### PROBLEM STATEMENT
The expected reply is all of the data, returned exactly.

Dataset entries

:::

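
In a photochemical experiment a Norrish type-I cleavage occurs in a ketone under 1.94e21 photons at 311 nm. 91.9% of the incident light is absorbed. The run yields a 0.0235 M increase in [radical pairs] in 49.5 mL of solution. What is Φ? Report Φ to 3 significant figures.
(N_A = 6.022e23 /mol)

Product: (0.0235 M)(0.0495 L) = 0.001163 mol.
Moles of photons: 1.94e21 / 6.022e23 = 0.003222 mol.
Photons absorbed: 0.919 × 0.003222 = 0.002961 mol.
Φ = 0.001163 mol / 0.002961 mol photons = 0.393.

Φ = 0.393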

:::

### REPLY
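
In a photochemical experiment a Norrish type-I cleavage occurs in a ketone under 1.94e21 photons at 311 nm. 91.9% of the incident light is absorbed. The run yields a 0.0235 M increase in [radical pairs] in 49.5 mL of solution. What is Φ? Report Φ to 3 significant figures.
(N_A = 6.022e23 /mol)

Product: (0.0235 M)(0.0495 L) = 0.001163 mol.
Moles of photons: 1.94e21 / 6.022e23 = 0.003222 mol.
Photons absorbed: 0.919 × 0.003222 = 0.002961 mol.
Φ = 0.001163 mol / 0.002961 mol photons = 0.393.

Φ = 0.393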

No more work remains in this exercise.